Information provided Block Start

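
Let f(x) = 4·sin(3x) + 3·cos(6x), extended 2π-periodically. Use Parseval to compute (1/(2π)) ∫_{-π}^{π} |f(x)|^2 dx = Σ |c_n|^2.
Σ |c_n|^2 = 25/2

Expand |f|^2 and use orthogonality of {sin(nx), cos(mx)} on [-π, π]:
  ∫_{-π}^{π} sin(nx)^2 dx = π, ∫ cos(mx)^2 dx = π, and cross terms integrate to 0.
So ∫_{-π}^{π} f(x)^2 dx = 4^2 · π + 3^2 · π = (16 + 9)π.
Divide by 2π: (16 + 9)/2 = 25/2.
By Parseval, this equals Σ |c_n|^2.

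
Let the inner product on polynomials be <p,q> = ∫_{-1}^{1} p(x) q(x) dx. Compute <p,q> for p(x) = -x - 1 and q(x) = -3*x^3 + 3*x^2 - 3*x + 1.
<p,q> = -4/5

Expand the product: p(x)·q(x) = 3*x^4 + 2*x - 1.
∫_{-1}^{1} of each monomial x^k gives [2/(k+1) if k even, 0 if k odd]. Integrating term-by-term (or equivalently evaluating the antiderivative F(x) = 3*x^5/5 + x^2 - x at the endpoints):
  F(1) − F(−1) = 3/5 − (7/5) = -4/5.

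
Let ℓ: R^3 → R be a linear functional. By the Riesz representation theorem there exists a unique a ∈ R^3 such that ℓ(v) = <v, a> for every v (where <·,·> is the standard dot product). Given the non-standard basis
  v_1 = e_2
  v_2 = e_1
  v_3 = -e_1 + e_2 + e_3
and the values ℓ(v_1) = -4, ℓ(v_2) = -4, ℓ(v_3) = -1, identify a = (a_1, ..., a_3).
a = (-4, -4, -1)

Write a = (a_1, ..., a_3) in the standard basis. For each basis vector v_i, ℓ(v_i) = <v_i, a> is a linear equation in the a_j's. Collect the n equations into a matrix system V a = ℓ, where row i of V is v_i (expressed in the standard basis). Since V is invertible (lower-triangular with 1s on the diagonal, up to permutation), solve by back-substitution:
  V =
[[0, 1, 0],
 [1, 0, 0],
 [-1, 1, 1]]
  V a = (-4, -4, -1)
Solving gives a = (-4, -4, -1).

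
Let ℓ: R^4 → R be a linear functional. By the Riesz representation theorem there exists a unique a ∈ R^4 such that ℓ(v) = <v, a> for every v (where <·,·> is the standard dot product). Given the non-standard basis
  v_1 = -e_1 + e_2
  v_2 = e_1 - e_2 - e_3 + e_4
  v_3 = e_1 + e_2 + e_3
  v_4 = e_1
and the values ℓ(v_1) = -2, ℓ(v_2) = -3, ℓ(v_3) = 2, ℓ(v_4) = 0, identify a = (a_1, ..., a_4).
a = (0, -2, 4, -1)

Write a = (a_1, ..., a_4) in the standard basis. For each basis vector v_i, ℓ(v_i) = <v_i, a> is a linear equation in the a_j's. Collect the n equations into a matrix system V a = ℓ, where row i of V is v_i (expressed in the standard basis). Since V is invertible (lower-triangular with 1s on the diagonal, up to permutation), solve by back-substitution:
  V =
[[-1, 1, 0, 0],
 [1, -1, -1, 1],
 [1, 1, 1, 0],
 [1, 0, 0, 0]]
  V a = (-2, -3, 2, 0)
Solving gives a = (0, -2, 4, -1).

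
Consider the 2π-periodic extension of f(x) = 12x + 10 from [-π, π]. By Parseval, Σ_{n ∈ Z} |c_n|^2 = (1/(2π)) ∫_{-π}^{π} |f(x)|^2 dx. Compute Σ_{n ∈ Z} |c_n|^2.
Σ |c_n|^2 = 48π^2 + 100

Expand and integrate term by term over [-π, π]:
  ∫ (12x)^2 dx = 144·(2π^3/3); ∫ 2·12·(10)·x dx = 0 (odd integrand); ∫ 10^2 dx = 100·2π.
So (1/(2π)) ∫_{-π}^{π} (12x + 10)^2 dx = 144π^2/3 + 100 = 48π^2 + 100.
Parseval ⇒ Σ |c_n|^2 = 48π^2 + 100.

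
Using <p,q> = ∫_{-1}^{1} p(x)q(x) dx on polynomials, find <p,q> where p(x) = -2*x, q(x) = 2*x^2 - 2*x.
<p,q> = 8/3

Expand the product: p(x)·q(x) = -4*x^3 + 4*x^2.
∫_{-1}^{1} of each monomial x^k gives [2/(k+1) if k even, 0 if k odd]. Integrating term-by-term (or equivalently evaluating the antiderivative F(x) = -x^4 + 4*x^3/3 at the endpoints):
  F(1) − F(−1) = 1/3 − (-7/3) = 8/3.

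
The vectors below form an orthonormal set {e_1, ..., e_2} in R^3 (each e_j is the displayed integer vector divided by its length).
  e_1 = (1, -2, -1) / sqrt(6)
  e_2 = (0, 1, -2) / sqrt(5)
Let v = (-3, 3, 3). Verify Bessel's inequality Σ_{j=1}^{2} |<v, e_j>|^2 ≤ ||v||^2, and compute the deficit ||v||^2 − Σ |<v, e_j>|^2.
Σ |<v, e_j>|^2 = 129/5; ||v||^2 = 27; deficit = 6/5

Write each e_j = u_j / sqrt(<u_j, u_j>) where u_j is the displayed integer vector. Then <v, e_j> = <v, u_j> / sqrt(<u_j, u_j>), so |<v, e_j>|^2 = <v, u_j>^2 / <u_j, u_j>.
Coefficients: <v, e_1> = -12/sqrt(6), <v, e_2> = -3/sqrt(5).
Square and sum: Σ |<v, e_j>|^2 = 129/5.
Compute ||v||^2 = v·v = 27.
Deficit = 27 − 129/5 = 6/5 ≥ 0, confirming Bessel's inequality. (The deficit equals ||v − Σ <v,e_j> e_j||^2, the squared distance from v to span{e_j}.)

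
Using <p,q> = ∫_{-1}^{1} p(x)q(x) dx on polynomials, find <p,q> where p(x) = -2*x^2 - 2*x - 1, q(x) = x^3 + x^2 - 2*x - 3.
<p,q> = 52/5

Expand the product: p(x)·q(x) = -2*x^5 - 4*x^4 + x^3 + 9*x^2 + 8*x + 3.
∫_{-1}^{1} of each monomial x^k gives [2/(k+1) if k even, 0 if k odd]. Integrating term-by-term (or equivalently evaluating the antiderivative F(x) = -x^6/3 - 4*x^5/5 + x^4/4 + 3*x^3 + 4*x^2 + 3*x at the endpoints):
  F(1) − F(−1) = 547/60 − (-77/60) = 52/5.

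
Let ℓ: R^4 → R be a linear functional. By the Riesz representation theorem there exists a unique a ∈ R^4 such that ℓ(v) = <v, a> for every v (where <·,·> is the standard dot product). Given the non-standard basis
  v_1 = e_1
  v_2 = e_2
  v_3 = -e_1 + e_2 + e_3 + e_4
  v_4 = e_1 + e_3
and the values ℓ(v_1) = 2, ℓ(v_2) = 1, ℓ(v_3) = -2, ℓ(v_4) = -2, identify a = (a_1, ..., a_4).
a = (2, 1, -4, 3)

Write a = (a_1, ..., a_4) in the standard basis. For each basis vector v_i, ℓ(v_i) = <v_i, a> is a linear equation in the a_j's. Collect the n equations into a matrix system V a = ℓ, where row i of V is v_i (expressed in the standard basis). Since V is invertible (lower-triangular with 1s on the diagonal, up to permutation), solve by back-substitution:
  V =
[[1, 0, 0, 0],
 [0, 1, 0, 0],
 [-1, 1, 1, 1],
 [1, 0, 1, 0]]
  V a = (2, 1, -2, -2)
Solving gives a = (2, 1, -4, 3).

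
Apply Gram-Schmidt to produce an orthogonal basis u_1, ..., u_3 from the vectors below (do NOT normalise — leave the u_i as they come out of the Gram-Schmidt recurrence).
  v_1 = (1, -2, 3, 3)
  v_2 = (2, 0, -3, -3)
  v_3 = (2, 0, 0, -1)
Orthogonal basis:
  u_1 = (1, -2, 3, 3)
  u_2 = (62/23, -32/23, -21/23, -21/23)
  u_3 = (12/25, 18/25, 33/50, -17/50)

Apply the Gram-Schmidt recurrence
  u_1 = v_1
  u_i = v_i − Σ_{j<i} ((v_i · u_j) / (u_j · u_j)) · u_j.

Step by step this gives:
  u_1 = (1, -2, 3, 3)
  u_2 = (62/23, -32/23, -21/23, -21/23)
  u_3 = (12/25, 18/25, 33/50, -17/50)

Orthogonality check:
  u_2 · u_1 = 0 (should be 0)
  u_3 · u_1 = 0 (should be 0)
  u_3 · u_2 = 0 (should be 0)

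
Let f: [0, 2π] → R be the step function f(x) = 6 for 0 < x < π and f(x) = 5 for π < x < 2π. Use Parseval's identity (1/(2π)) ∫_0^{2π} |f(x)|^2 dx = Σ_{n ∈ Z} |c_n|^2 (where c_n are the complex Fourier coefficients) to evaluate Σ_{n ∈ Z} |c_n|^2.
Σ |c_n|^2 = 61/2

Parseval equates the L^2 energy of f (normalised by 1/(2π)) with the ℓ^2 sum of its Fourier coefficients: (1/(2π)) ∫_0^{2π} |f|^2 = Σ |c_n|^2.
Compute the left side: (1/(2π)) [∫_0^π 6^2 dx + ∫_π^{2π} 5^2 dx] = (1/(2π)) · (36π + 25π) = (36 + 25)/2 = 61/2.
So Σ_{n ∈ Z} |c_n|^2 = 61/2.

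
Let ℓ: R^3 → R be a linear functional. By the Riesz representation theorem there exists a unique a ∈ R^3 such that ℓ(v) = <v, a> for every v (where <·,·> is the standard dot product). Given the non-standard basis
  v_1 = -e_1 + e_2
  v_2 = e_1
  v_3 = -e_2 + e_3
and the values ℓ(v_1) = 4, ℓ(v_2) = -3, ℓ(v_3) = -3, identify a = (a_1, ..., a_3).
a = (-3, 1, -2)

Write a = (a_1, ..., a_3) in the standard basis. For each basis vector v_i, ℓ(v_i) = <v_i, a> is a linear equation in the a_j's. Collect the n equations into a matrix system V a = ℓ, where row i of V is v_i (expressed in the standard basis). Since V is invertible (lower-triangular with 1s on the diagonal, up to permutation), solve by back-substitution:
  V =
[[-1, 1, 0],
 [1, 0, 0],
 [0, -1, 1]]
  V a = (4, -3, -3)
Solving gives a = (-3, 1, -2).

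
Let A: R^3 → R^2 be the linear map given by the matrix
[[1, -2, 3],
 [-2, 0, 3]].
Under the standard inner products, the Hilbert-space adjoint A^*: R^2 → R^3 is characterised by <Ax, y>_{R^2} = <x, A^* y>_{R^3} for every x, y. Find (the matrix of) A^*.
A^* = A^T =
[[1, -2],
 [-2, 0],
 [3, 3]]

For real matrices with standard dot products, the defining identity <Ax, y> = <x, A^* y> gives (Ax)^T y = x^T (A^*) y, i.e. x^T A^T y = x^T (A^*) y. Since this holds for all x, y, we must have A^* = A^T. Therefore
A^* =
[[1, -2],
 [-2, 0],
 [3, 3]].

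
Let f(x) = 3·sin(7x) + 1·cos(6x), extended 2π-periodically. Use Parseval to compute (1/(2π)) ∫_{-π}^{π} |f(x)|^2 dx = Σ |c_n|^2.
Σ |c_n|^2 = 5

Expand |f|^2 and use orthogonality of {sin(nx), cos(mx)} on [-π, π]:
  ∫_{-π}^{π} sin(nx)^2 dx = π, ∫ cos(mx)^2 dx = π, and cross terms integrate to 0.
So ∫_{-π}^{π} f(x)^2 dx = 3^2 · π + 1^2 · π = (9 + 1)π.
Divide by 2π: (9 + 1)/2 = 5.
By Parseval, this equals Σ |c_n|^2.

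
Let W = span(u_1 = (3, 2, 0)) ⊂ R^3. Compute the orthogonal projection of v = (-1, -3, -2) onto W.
proj_W(v) = (-27/13, -18/13, 0)

Set up U = [u_1 | ... | u_1] ∈ R^(3×1). The projector onto W = col(U) is P = U (U^T U)^(-1) U^T.
Compute U^T U =
  [13],
and U^T v = (-9).
Solve U^T U · c = U^T v for the coefficients: c = (-9/13). The projection is proj_W(v) = U c.
Check: (v - proj_W(v)) · u_1 = 0  (should be 0).
Result: proj_W(v) = (-27/13, -18/13, 0).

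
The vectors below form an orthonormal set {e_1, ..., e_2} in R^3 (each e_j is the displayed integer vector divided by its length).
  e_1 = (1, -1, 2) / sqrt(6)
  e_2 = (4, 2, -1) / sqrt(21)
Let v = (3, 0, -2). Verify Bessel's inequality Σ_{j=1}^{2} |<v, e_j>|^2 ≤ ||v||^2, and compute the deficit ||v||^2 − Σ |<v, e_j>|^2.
Σ |<v, e_j>|^2 = 19/2; ||v||^2 = 13; deficit = 7/2

Write each e_j = u_j / sqrt(<u_j, u_j>) where u_j is the displayed integer vector. Then <v, e_j> = <v, u_j> / sqrt(<u_j, u_j>), so |<v, e_j>|^2 = <v, u_j>^2 / <u_j, u_j>.
Coefficients: <v, e_1> = -1/sqrt(6), <v, e_2> = 14/sqrt(21).
Square and sum: Σ |<v, e_j>|^2 = 19/2.
Compute ||v||^2 = v·v = 13.
Deficit = 13 − 19/2 = 7/2 ≥ 0, confirming Bessel's inequality. (The deficit equals ||v − Σ <v,e_j> e_j||^2, the squared distance from v to span{e_j}.)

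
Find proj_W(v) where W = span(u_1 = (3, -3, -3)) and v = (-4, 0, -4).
proj_W(v) = (0, 0, 0)

Set up U = [u_1 | ... | u_1] ∈ R^(3×1). The projector onto W = col(U) is P = U (U^T U)^(-1) U^T.
Compute U^T U =
  [27],
and U^T v = (0).
Solve U^T U · c = U^T v for the coefficients: c = (0). The projection is proj_W(v) = U c.
Check: (v - proj_W(v)) · u_1 = 0  (should be 0).
Result: proj_W(v) = (0, 0, 0).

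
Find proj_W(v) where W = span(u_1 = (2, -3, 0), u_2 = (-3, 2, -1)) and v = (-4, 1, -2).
proj_W(v) = (-4, 1, -2)

Set up U = [u_1 | ... | u_2] ∈ R^(3×2). The projector onto W = col(U) is P = U (U^T U)^(-1) U^T.
Compute U^T U =
  [13, -12]
  [-12, 14],
and U^T v = (-11, 16).
Solve U^T U · c = U^T v for the coefficients: c = (1, 2). The projection is proj_W(v) = U c.
Check: (v - proj_W(v)) · u_1 = 0  (should be 0).
Check: (v - proj_W(v)) · u_2 = 0  (should be 0).
Result: proj_W(v) = (-4, 1, -2).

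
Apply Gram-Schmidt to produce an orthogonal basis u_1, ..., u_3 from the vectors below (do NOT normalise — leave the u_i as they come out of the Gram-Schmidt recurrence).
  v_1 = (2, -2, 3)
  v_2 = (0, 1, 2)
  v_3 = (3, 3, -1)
Orthogonal basis:
  u_1 = (2, -2, 3)
  u_2 = (-8/17, 25/17, 22/17)
  u_3 = (245/69, 140/69, -70/69)

Apply the Gram-Schmidt recurrence
  u_1 = v_1
  u_i = v_i − Σ_{j<i} ((v_i · u_j) / (u_j · u_j)) · u_j.

Step by step this gives:
  u_1 = (2, -2, 3)
  u_2 = (-8/17, 25/17, 22/17)
  u_3 = (245/69, 140/69, -70/69)

Orthogonality check:
  u_2 · u_1 = 0 (should be 0)
  u_3 · u_1 = 0 (should be 0)
  u_3 · u_2 = 0 (should be 0)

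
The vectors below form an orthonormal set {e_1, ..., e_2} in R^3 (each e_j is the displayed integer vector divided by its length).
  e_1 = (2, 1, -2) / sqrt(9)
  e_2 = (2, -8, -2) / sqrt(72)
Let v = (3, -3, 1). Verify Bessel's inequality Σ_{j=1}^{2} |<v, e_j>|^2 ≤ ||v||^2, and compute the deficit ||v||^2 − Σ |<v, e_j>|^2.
Σ |<v, e_j>|^2 = 11; ||v||^2 = 19; deficit = 8

Write each e_j = u_j / sqrt(<u_j, u_j>) where u_j is the displayed integer vector. Then <v, e_j> = <v, u_j> / sqrt(<u_j, u_j>), so |<v, e_j>|^2 = <v, u_j>^2 / <u_j, u_j>.
Coefficients: <v, e_1> = 1/sqrt(9), <v, e_2> = 28/sqrt(72).
Square and sum: Σ |<v, e_j>|^2 = 11.
Compute ||v||^2 = v·v = 19.
Deficit = 19 − 11 = 8 ≥ 0, confirming Bessel's inequality. (The deficit equals ||v − Σ <v,e_j> e_j||^2, the squared distance from v to span{e_j}.)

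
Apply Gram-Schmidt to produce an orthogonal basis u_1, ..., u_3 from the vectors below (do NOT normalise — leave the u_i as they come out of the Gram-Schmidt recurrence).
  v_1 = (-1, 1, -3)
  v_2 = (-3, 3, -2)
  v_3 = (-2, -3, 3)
Orthogonal basis:
  u_1 = (-1, 1, -3)
  u_2 = (-21/11, 21/11, 14/11)
  u_3 = (-5/2, -5/2, 0)

Apply the Gram-Schmidt recurrence
  u_1 = v_1
  u_i = v_i − Σ_{j<i} ((v_i · u_j) / (u_j · u_j)) · u_j.

Step by step this gives:
  u_1 = (-1, 1, -3)
  u_2 = (-21/11, 21/11, 14/11)
  u_3 = (-5/2, -5/2, 0)

Orthogonality check:
  u_2 · u_1 = 0 (should be 0)
  u_3 · u_1 = 0 (should be 0)
  u_3 · u_2 = 0 (should be 0)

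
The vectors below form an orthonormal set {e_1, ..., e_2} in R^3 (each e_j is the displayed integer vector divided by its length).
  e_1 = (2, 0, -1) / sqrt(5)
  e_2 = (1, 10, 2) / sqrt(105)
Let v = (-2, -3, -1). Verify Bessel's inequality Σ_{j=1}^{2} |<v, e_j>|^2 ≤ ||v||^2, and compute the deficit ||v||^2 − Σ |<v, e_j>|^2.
Σ |<v, e_j>|^2 = 269/21; ||v||^2 = 14; deficit = 25/21

Write each e_j = u_j / sqrt(<u_j, u_j>) where u_j is the displayed integer vector. Then <v, e_j> = <v, u_j> / sqrt(<u_j, u_j>), so |<v, e_j>|^2 = <v, u_j>^2 / <u_j, u_j>.
Coefficients: <v, e_1> = -3/sqrt(5), <v, e_2> = -34/sqrt(105).
Square and sum: Σ |<v, e_j>|^2 = 269/21.
Compute ||v||^2 = v·v = 14.
Deficit = 14 − 269/21 = 25/21 ≥ 0, confirming Bessel's inequality. (The deficit equals ||v − Σ <v,e_j> e_j||^2, the squared distance from v to span{e_j}.)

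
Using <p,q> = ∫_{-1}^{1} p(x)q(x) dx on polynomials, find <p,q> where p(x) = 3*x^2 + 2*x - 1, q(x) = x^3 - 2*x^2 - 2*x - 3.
<p,q> = -44/15

Expand the product: p(x)·q(x) = 3*x^5 - 4*x^4 - 11*x^3 - 11*x^2 - 4*x + 3.
∫_{-1}^{1} of each monomial x^k gives [2/(k+1) if k even, 0 if k odd]. Integrating term-by-term (or equivalently evaluating the antiderivative F(x) = x^6/2 - 4*x^5/5 - 11*x^4/4 - 11*x^3/3 - 2*x^2 + 3*x at the endpoints):
  F(1) − F(−1) = -343/60 − (-167/60) = -44/15.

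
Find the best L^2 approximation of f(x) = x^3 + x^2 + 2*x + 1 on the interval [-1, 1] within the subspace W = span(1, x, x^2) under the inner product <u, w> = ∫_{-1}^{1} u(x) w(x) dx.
g(x) = x^2 + 13*x/5 + 1

The best approximation g ∈ W is the orthogonal projection of f onto W. Writing g = a_0 + a_1 x + a_2 x^2, the coefficients solve the normal equations G · a = b where
  G_{ij} = <φ_i, φ_j> and b_i = <f, φ_i>, with φ_0 = 1, φ_1 = x, φ_2 = x^2.
G =
  [2, 0, 2/3]
  [0, 2/3, 0]
  [2/3, 0, 2/5],
b = (8/3, 26/15, 16/15).
Solving gives a_0 = 1, a_1 = 13/5, a_2 = 1, so
  g(x) = x^2 + 13*x/5 + 1.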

Information provided Block End

Brief
Would you please copy, word for word, everything above from the line containing "v_4 = e_1 + e_3" down to the line containing "v_2 = (2, 0, -3, -3)", those two lines included?

The answer
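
  v_4 = e_1 + e_3
and the values ℓ(v_1) = 2, ℓ(v_2) = 1, ℓ(v_3) = -2, ℓ(v_4) = -2, identify a = (a_1, ..., a_4).
a = (2, 1, -4, 3)

Write a = (a_1, ..., a_4) in the standard basis. For each basis vector v_i, ℓ(v_i) = <v_i, a> is a linear equation in the a_j's. Collect the n equations into a matrix system V a = ℓ, where row i of V is v_i (expressed in the standard basis). Since V is invertible (lower-triangular with 1s on the diagonal, up to permutation), solve by back-substitution:
  V =
[[1, 0, 0, 0],
 [0, 1, 0, 0],
 [-1, 1, 1, 1],
 [1, 0, 1, 0]]
  V a = (2, 1, -2, -2)
Solving gives a = (2, 1, -4, 3).

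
Apply Gram-Schmidt to produce an orthogonal basis u_1, ..., u_3 from the vectors below (do NOT normalise — leave the u_i as they come out of the Gram-Schmidt recurrence).
  v_1 = (1, -2, 3, 3)
  v_2 = (2, 0, -3, -3)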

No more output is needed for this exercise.